> [TASK DIRECTIONS]:
Scan each line of the entries below for the word "Consider" and count the ones where it appears. The answer is that number alone.

> [SOURCE MATERIAL]:
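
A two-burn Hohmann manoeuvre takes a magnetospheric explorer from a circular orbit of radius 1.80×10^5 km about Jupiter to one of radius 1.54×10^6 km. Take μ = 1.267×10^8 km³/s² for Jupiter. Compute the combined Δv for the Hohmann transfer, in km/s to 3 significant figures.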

--

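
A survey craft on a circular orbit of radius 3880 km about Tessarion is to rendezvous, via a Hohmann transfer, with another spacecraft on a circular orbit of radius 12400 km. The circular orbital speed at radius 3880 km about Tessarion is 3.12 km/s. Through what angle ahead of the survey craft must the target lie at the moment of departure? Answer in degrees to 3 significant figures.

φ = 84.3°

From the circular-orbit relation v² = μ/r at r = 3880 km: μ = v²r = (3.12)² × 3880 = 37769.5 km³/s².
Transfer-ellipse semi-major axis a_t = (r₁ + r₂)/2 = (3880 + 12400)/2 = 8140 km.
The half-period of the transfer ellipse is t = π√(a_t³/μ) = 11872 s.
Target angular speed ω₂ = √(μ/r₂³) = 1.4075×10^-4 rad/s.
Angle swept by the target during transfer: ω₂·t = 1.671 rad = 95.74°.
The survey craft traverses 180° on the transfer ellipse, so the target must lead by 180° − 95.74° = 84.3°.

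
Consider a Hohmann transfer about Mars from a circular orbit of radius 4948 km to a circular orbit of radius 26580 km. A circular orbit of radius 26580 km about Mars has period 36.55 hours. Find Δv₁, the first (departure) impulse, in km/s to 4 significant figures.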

--

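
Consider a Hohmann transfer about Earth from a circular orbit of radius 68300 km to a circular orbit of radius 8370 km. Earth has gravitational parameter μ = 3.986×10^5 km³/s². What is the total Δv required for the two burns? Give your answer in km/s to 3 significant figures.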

> [RESULT OF THIS TASK]:
2